• [What this task involves]:
Write out the entries again exactly as they are given.

• [Task input]:
━━━━━━━━━━━━━━━━━━━━━━━━━━━━━━
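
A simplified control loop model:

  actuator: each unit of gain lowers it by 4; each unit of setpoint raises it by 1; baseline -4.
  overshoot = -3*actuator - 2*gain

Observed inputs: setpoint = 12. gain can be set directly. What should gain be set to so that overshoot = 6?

Substituting into the actuator equation gives actuator = -4*gain + 8.
So overshoot = 10*gain - 24.
Solve 10*gain - 24 = 6: gain = (6 + 24) / 10 = 3.

gain = 3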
━━━━━━━━━━━━━━━━━━━━━━━━━━━━━━
• [Answer section]:
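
A simplified control loop model:

  actuator: each unit of gain lowers it by 4; each unit of setpoint raises it by 1; baseline -4.
  overshoot = -3*actuator - 2*gain

Observed inputs: setpoint = 12. gain can be set directly. What should gain be set to so that overshoot = 6?

Substituting into the actuator equation gives actuator = -4*gain + 8.
So overshoot = 10*gain - 24.
Solve 10*gain - 24 = 6: gain = (6 + 24) / 10 = 3.

gain = 3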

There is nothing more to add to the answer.